**Work item:**
An exact transcription of all the entries below is required.

**Records from a collection:**
*** Begin section ***
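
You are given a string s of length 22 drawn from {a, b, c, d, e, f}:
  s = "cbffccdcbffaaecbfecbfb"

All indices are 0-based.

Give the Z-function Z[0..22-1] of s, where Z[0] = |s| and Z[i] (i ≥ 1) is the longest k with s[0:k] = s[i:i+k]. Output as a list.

Z[0]=22
i=1: i≥r, start 0; Z[1]=0
i=2: i≥r, start 0; Z[2]=0
i=3: i≥r, start 0; Z[3]=0
i=4: i≥r, start 0; Z[4]=1 scan→box=[4,5)
i=5: i≥r, start 0; Z[5]=1 scan→box=[5,6)
i=6: i≥r, start 0; Z[6]=0
i=7: i≥r, start 0; Z[7]=4 scan→box=[7,11)
i=8: min(r-i=3, Z[1]=0)=0; Z[8]=0
i=9: min(r-i=2, Z[2]=0)=0; Z[9]=0
i=10: min(r-i=1, Z[3]=0)=0; Z[10]=0
i=11: i≥r, start 0; Z[11]=0
i=12: i≥r, start 0; Z[12]=0
i=13: i≥r, start 0; Z[13]=0
i=14: i≥r, start 0; Z[14]=3 scan→box=[14,17)
i=15: min(r-i=2, Z[1]=0)=0; Z[15]=0
i=16: min(r-i=1, Z[2]=0)=0; Z[16]=0
i=17: i≥r, start 0; Z[17]=0
i=18: i≥r, start 0; Z[18]=3 scan→box=[18,21)
i=19: min(r-i=2, Z[1]=0)=0; Z[19]=0
i=20: min(r-i=1, Z[2]=0)=0; Z[20]=0
i=21: i≥r, start 0; Z[21]=0

[22, 0, 0, 0, 1, 1, 0, 4, 0, 0, 0, 0, 0, 0, 3, 0, 0, 0, 3, 0, 0, 0]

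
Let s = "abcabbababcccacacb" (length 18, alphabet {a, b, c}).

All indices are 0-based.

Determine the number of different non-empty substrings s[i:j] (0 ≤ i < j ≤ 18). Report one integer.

144

sorted suffixes:
  #0 SA[0]=6  'ababcccacacb'
  #1 SA[1]=3  'abbababcccacacb'
  #2 SA[2]=0  'abcabbababcccacacb'
  #3 SA[3]=8  'abcccacacb'
  #4 SA[4]=13  'acacb'
  #5 SA[5]=15  'acb'
  #6 SA[6]=17  'b'
  #7 SA[7]=5  'bababcccacacb'
  #8 SA[8]=7  'babcccacacb'
  #9 SA[9]=4  'bbababcccacacb'
  #10 SA[10]=1  'bcabbababcccacacb'
  #11 SA[11]=9  'bcccacacb'
  #12 SA[12]=2  'cabbababcccacacb'
  #13 SA[13]=12  'cacacb'
  #14 SA[14]=14  'cacb'
  #15 SA[15]=16  'cb'
  #16 SA[16]=11  'ccacacb'
  #17 SA[17]=10  'cccacacb'

SA = [6, 3, 0, 8, 13, 15, 17, 5, 7, 4, 1, 9, 2, 12, 14, 16, 11, 10]
i: (SA[i-1],SA[i]) lcp shared
  1: (6,3) 2 'ab'
  2: (3,0) 2 'ab'
  3: (0,8) 3 'abc'
  4: (8,13) 1 'a'
  5: (13,15) 2 'ac'
  6: (15,17) 0 ''
  7: (17,5) 1 'b'
  8: (5,7) 3 'bab'
  9: (7,4) 1 'b'
  10: (4,1) 1 'b'
  11: (1,9) 2 'bc'
  12: (9,2) 0 ''
  13: (2,12) 2 'ca'
  14: (12,14) 3 'cac'
  15: (14,16) 1 'c'
  16: (16,11) 1 'c'
  17: (11,10) 2 'cc'

n(n+1)/2 = 18·19/2 = 171
Σ LCP = 0 + 2 + 2 + 3 + 1 + 2 + 0 + 1 + 3 + 1 + 1 + 2 + 0 + 2 + 3 + 1 + 1 + 2 = 27
distinct = 171 − 27 = 144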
*** End section ***
**Answer to this task:**
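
You are given a string s of length 22 drawn from {a, b, c, d, e, f}:
  s = "cbffccdcbffaaecbfecbfb"

All indices are 0-based.

Give the Z-function Z[0..22-1] of s, where Z[0] = |s| and Z[i] (i ≥ 1) is the longest k with s[0:k] = s[i:i+k]. Output as a list.

Z[0]=22
i=1: i≥r, start 0; Z[1]=0
i=2: i≥r, start 0; Z[2]=0
i=3: i≥r, start 0; Z[3]=0
i=4: i≥r, start 0; Z[4]=1 scan→box=[4,5)
i=5: i≥r, start 0; Z[5]=1 scan→box=[5,6)
i=6: i≥r, start 0; Z[6]=0
i=7: i≥r, start 0; Z[7]=4 scan→box=[7,11)
i=8: min(r-i=3, Z[1]=0)=0; Z[8]=0
i=9: min(r-i=2, Z[2]=0)=0; Z[9]=0
i=10: min(r-i=1, Z[3]=0)=0; Z[10]=0
i=11: i≥r, start 0; Z[11]=0
i=12: i≥r, start 0; Z[12]=0
i=13: i≥r, start 0; Z[13]=0
i=14: i≥r, start 0; Z[14]=3 scan→box=[14,17)
i=15: min(r-i=2, Z[1]=0)=0; Z[15]=0
i=16: min(r-i=1, Z[2]=0)=0; Z[16]=0
i=17: i≥r, start 0; Z[17]=0
i=18: i≥r, start 0; Z[18]=3 scan→box=[18,21)
i=19: min(r-i=2, Z[1]=0)=0; Z[19]=0
i=20: min(r-i=1, Z[2]=0)=0; Z[20]=0
i=21: i≥r, start 0; Z[21]=0

[22, 0, 0, 0, 1, 1, 0, 4, 0, 0, 0, 0, 0, 0, 3, 0, 0, 0, 3, 0, 0, 0]

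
Let s = "abcabbababcccacacb" (length 18, alphabet {a, b, c}).

All indices are 0-based.

Determine the number of different non-empty substrings s[i:j] (0 ≤ i < j ≤ 18). Report one integer.

144

sorted suffixes:
  #0 SA[0]=6  'ababcccacacb'
  #1 SA[1]=3  'abbababcccacacb'
  #2 SA[2]=0  'abcabbababcccacacb'
  #3 SA[3]=8  'abcccacacb'
  #4 SA[4]=13  'acacb'
  #5 SA[5]=15  'acb'
  #6 SA[6]=17  'b'
  #7 SA[7]=5  'bababcccacacb'
  #8 SA[8]=7  'babcccacacb'
  #9 SA[9]=4  'bbababcccacacb'
  #10 SA[10]=1  'bcabbababcccacacb'
  #11 SA[11]=9  'bcccacacb'
  #12 SA[12]=2  'cabbababcccacacb'
  #13 SA[13]=12  'cacacb'
  #14 SA[14]=14  'cacb'
  #15 SA[15]=16  'cb'
  #16 SA[16]=11  'ccacacb'
  #17 SA[17]=10  'cccacacb'

SA = [6, 3, 0, 8, 13, 15, 17, 5, 7, 4, 1, 9, 2, 12, 14, 16, 11, 10]
i: (SA[i-1],SA[i]) lcp shared
  1: (6,3) 2 'ab'
  2: (3,0) 2 'ab'
  3: (0,8) 3 'abc'
  4: (8,13) 1 'a'
  5: (13,15) 2 'ac'
  6: (15,17) 0 ''
  7: (17,5) 1 'b'
  8: (5,7) 3 'bab'
  9: (7,4) 1 'b'
  10: (4,1) 1 'b'
  11: (1,9) 2 'bc'
  12: (9,2) 0 ''
  13: (2,12) 2 'ca'
  14: (12,14) 3 'cac'
  15: (14,16) 1 'c'
  16: (16,11) 1 'c'
  17: (11,10) 2 'cc'

n(n+1)/2 = 18·19/2 = 171
Σ LCP = 0 + 2 + 2 + 3 + 1 + 2 + 0 + 1 + 3 + 1 + 1 + 2 + 0 + 2 + 3 + 1 + 1 + 2 = 27
distinct = 171 − 27 = 144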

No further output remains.